((

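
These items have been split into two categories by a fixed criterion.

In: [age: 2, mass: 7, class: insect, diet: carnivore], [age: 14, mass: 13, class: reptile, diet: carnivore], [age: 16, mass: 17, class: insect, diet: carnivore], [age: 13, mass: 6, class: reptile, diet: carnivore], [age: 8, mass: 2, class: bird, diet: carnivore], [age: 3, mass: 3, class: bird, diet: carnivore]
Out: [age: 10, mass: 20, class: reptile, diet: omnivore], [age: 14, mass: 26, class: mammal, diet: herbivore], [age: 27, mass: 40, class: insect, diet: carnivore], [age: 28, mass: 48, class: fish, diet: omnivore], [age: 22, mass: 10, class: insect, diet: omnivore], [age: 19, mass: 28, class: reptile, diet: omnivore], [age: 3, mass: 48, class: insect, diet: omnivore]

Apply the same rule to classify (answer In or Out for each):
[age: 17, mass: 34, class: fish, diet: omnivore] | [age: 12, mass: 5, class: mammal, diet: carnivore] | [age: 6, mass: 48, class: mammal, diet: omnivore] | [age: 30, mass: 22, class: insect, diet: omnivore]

The distinguishing property — diet is carnivore AND age ≤ 16 — holds for all the 'In' cases and none of the 'Out' cases.
Out: [age: 17, mass: 34, class: fish, diet: omnivore], since diet is omnivore, age = 17.
In: [age: 12, mass: 5, class: mammal, diet: carnivore], since diet is carnivore, age = 12.
Out: [age: 6, mass: 48, class: mammal, diet: omnivore], since diet is omnivore, age = 6.
Out: [age: 30, mass: 22, class: insect, diet: omnivore], since diet is omnivore, age = 30.

Out, In, Out, Out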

))

EXERCISE AIM
Set down only these lines, exactly: the one containing "48, class: insect, diet: omnivore]" and each line after it through the end of the entries above.

TASK OUTPUT
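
Out: [age: 10, mass: 20, class: reptile, diet: omnivore], [age: 14, mass: 26, class: mammal, diet: herbivore], [age: 27, mass: 40, class: insect, diet: carnivore], [age: 28, mass: 48, class: fish, diet: omnivore], [age: 22, mass: 10, class: insect, diet: omnivore], [age: 19, mass: 28, class: reptile, diet: omnivore], [age: 3, mass: 48, class: insect, diet: omnivore]

Apply the same rule to classify (answer In or Out for each):
[age: 17, mass: 34, class: fish, diet: omnivore] | [age: 12, mass: 5, class: mammal, diet: carnivore] | [age: 6, mass: 48, class: mammal, diet: omnivore] | [age: 30, mass: 22, class: insect, diet: omnivore]

The distinguishing property — diet is carnivore AND age ≤ 16 — holds for all the 'In' cases and none of the 'Out' cases.
Out: [age: 17, mass: 34, class: fish, diet: omnivore], since diet is omnivore, age = 17.
In: [age: 12, mass: 5, class: mammal, diet: carnivore], since diet is carnivore, age = 12.
Out: [age: 6, mass: 48, class: mammal, diet: omnivore], since diet is omnivore, age = 6.
Out: [age: 30, mass: 22, class: insect, diet: omnivore], since diet is omnivore, age = 30.

Out, In, Out, Out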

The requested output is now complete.